++++ Input data
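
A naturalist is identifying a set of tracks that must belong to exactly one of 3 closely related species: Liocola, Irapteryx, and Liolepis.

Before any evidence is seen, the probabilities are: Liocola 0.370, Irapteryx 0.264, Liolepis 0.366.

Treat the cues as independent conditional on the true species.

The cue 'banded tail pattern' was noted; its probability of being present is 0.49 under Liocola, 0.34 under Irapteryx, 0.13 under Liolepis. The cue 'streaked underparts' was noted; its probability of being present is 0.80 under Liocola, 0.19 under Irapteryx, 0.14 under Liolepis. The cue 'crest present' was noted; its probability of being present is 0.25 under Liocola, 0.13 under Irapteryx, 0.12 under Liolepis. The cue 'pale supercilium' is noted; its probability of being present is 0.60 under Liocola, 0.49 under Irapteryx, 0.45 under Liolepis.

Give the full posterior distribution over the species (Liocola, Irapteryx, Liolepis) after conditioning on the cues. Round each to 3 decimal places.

0.938, 0.047, 0.016

Multiply each prior by the joint likelihood of the cue pattern:
  Liocola: 0.370 × 0.49 × 0.80 × 0.25 × 0.60 = 0.021756
  Irapteryx: 0.264 × 0.34 × 0.19 × 0.13 × 0.49 = 0.0010864
  Liolepis: 0.366 × 0.13 × 0.14 × 0.12 × 0.45 = 0.0003597
Marginal likelihood of the evidence = 0.023202.
P(Liocola | evidence) = 0.021756 / 0.023202 ≈ 0.938
P(Irapteryx | evidence) = 0.0010864 / 0.023202 ≈ 0.047
P(Liolepis | evidence) = 0.0003597 / 0.023202 ≈ 0.016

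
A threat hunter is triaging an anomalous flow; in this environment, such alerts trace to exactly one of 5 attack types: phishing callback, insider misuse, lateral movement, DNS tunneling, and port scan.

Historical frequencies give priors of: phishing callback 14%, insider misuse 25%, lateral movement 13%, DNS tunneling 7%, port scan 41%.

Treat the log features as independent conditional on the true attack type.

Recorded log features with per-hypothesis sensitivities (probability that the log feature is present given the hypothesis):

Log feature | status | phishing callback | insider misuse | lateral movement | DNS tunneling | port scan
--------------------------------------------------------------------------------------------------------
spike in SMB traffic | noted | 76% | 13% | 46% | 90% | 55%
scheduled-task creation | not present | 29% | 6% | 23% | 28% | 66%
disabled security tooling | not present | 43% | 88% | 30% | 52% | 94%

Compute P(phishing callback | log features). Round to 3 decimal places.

Multiply each prior by the joint likelihood of the log feature pattern (using 1 − P(present | H) for each absent log feature):
  phishing callback: 0.14 × 0.76 × (1 − 0.29) × (1 − 0.43) = 0.04306
  insider misuse: 0.25 × 0.13 × (1 − 0.06) × (1 − 0.88) = 0.003666
  lateral movement: 0.13 × 0.46 × (1 − 0.23) × (1 − 0.30) = 0.032232
  DNS tunneling: 0.07 × 0.90 × (1 − 0.28) × (1 − 0.52) = 0.021773
  port scan: 0.41 × 0.55 × (1 − 0.66) × (1 − 0.94) = 0.0046002
Normalizing constant Z = 0.04306 + 0.003666 + 0.032232 + 0.021773 + 0.0046002 = 0.10533.
P(phishing callback | evidence) = 0.04306 / 0.10533 ≈ 0.409.

0.409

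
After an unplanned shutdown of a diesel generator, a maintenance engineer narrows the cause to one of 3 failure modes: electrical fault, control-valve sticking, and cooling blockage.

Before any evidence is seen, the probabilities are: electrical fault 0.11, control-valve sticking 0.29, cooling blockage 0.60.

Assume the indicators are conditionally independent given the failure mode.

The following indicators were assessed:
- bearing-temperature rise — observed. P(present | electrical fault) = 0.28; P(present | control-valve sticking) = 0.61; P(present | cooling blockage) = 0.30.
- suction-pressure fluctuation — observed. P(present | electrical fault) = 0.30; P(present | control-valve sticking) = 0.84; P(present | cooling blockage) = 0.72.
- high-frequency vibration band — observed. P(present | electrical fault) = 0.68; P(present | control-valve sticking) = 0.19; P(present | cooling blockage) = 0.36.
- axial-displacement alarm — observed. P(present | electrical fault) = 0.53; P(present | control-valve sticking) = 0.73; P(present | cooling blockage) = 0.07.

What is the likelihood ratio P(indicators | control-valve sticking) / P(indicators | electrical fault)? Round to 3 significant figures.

Joint likelihood of the indicator pattern under each hypothesis:
  control-valve sticking: 0.61 × 0.84 × 0.19 × 0.73 = 0.07107
  electrical fault: 0.28 × 0.30 × 0.68 × 0.53 = 0.030274
Bayes factor = 0.07107 / 0.030274 ≈ 2.35

2.35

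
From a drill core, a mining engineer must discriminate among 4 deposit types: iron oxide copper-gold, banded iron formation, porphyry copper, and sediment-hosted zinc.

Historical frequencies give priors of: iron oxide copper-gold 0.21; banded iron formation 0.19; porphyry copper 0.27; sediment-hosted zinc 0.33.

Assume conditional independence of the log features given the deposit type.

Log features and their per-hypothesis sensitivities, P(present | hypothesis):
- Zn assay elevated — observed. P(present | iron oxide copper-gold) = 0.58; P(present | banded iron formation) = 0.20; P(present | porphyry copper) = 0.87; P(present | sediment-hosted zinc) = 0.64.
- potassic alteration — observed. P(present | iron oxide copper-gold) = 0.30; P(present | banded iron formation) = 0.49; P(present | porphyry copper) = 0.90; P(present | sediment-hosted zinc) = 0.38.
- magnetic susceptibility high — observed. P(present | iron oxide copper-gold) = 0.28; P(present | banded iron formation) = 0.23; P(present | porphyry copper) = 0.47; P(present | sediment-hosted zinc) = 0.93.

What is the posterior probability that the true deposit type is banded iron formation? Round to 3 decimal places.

0.023

Multiply each prior by the joint likelihood of the log feature pattern:
  iron oxide copper-gold: 0.21 × 0.58 × 0.30 × 0.28 = 0.010231
  banded iron formation: 0.19 × 0.20 × 0.49 × 0.23 = 0.0042826
  porphyry copper: 0.27 × 0.87 × 0.90 × 0.47 = 0.099363
  sediment-hosted zinc: 0.33 × 0.64 × 0.38 × 0.93 = 0.074638
The unnormalized weights sum to 0.18851.
P(banded iron formation | evidence) = 0.0042826 / 0.18851 ≈ 0.023.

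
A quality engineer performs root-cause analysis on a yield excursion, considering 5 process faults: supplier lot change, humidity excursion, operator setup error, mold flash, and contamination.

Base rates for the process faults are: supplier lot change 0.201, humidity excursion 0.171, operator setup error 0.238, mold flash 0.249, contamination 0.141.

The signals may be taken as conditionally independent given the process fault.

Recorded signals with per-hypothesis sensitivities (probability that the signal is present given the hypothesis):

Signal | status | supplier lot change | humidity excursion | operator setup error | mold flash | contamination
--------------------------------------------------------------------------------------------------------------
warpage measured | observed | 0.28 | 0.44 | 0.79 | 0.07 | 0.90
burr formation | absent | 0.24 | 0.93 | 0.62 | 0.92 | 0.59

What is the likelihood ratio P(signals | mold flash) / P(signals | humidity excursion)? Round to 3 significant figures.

0.182

The Bayes factor is the ratio of the joint likelihoods of the signal pattern under the two hypotheses (using 1 − P(present | H) for each absent signal).
  mold flash: 0.07 × (1 − 0.92) = 0.0056
  humidity excursion: 0.44 × (1 − 0.93) = 0.0308
Bayes factor = 0.0056 / 0.0308 ≈ 0.182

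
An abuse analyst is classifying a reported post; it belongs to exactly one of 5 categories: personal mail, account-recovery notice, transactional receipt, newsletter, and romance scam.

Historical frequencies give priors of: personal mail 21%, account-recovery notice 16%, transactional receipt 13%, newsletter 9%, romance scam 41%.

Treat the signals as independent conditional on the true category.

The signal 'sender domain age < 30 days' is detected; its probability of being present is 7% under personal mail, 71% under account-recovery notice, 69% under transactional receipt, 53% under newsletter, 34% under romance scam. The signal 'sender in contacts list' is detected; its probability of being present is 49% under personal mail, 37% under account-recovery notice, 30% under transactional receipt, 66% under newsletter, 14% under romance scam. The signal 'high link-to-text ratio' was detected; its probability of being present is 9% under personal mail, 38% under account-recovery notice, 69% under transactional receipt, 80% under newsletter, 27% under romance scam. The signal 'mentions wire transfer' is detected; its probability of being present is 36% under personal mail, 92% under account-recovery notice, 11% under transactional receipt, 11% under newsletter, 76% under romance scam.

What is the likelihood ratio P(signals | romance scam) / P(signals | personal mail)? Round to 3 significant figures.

The Bayes factor is the ratio of the joint likelihoods of the signal pattern under the two hypotheses.
  romance scam: 0.34 × 0.14 × 0.27 × 0.76 = 0.0097675
  personal mail: 0.07 × 0.49 × 0.09 × 0.36 = 0.0011113
Bayes factor = 0.0097675 / 0.0011113 ≈ 8.79

8.79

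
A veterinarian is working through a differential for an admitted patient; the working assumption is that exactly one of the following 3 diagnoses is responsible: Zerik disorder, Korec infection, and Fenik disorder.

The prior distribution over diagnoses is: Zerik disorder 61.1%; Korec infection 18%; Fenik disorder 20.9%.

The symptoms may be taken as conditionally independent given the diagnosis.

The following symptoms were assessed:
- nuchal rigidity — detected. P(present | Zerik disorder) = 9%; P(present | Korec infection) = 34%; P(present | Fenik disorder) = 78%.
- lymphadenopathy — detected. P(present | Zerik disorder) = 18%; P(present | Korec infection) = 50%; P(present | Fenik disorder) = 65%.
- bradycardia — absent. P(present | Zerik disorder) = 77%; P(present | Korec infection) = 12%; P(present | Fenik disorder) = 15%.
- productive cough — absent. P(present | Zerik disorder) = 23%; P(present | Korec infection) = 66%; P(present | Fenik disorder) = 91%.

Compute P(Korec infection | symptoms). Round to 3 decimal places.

By Bayes' rule with conditional independence, the unnormalized weight for each hypothesis is prior × ∏ likelihoods (using 1 − P(present | H) for each absent symptom):
  Zerik disorder: 0.611 × 0.09 × 0.18 × (1 − 0.77) × (1 − 0.23) = 0.001753
  Korec infection: 0.180 × 0.34 × 0.50 × (1 − 0.12) × (1 − 0.66) = 0.0091555
  Fenik disorder: 0.209 × 0.78 × 0.65 × (1 − 0.15) × (1 − 0.91) = 0.0081062
The unnormalized weights sum to 0.019015.
P(Korec infection | evidence) = 0.0091555 / 0.019015 ≈ 0.481.

0.481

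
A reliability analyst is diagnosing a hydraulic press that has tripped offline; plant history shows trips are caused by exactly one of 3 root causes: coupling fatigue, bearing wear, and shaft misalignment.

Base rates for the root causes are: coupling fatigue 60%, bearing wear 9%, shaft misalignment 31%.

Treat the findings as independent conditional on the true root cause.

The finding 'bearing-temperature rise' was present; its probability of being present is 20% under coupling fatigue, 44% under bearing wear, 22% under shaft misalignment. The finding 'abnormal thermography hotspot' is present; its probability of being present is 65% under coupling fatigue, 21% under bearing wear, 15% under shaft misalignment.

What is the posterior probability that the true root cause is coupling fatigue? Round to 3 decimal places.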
++++++++
To do:
Quote the listing above, but only from the line that shows "Signal | status" through the line that shows "burr formation |".

Written response:
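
Signal | status | supplier lot change | humidity excursion | operator setup error | mold flash | contamination
--------------------------------------------------------------------------------------------------------------
warpage measured | observed | 0.28 | 0.44 | 0.79 | 0.07 | 0.90
burr formation | absent | 0.24 | 0.93 | 0.62 | 0.92 | 0.59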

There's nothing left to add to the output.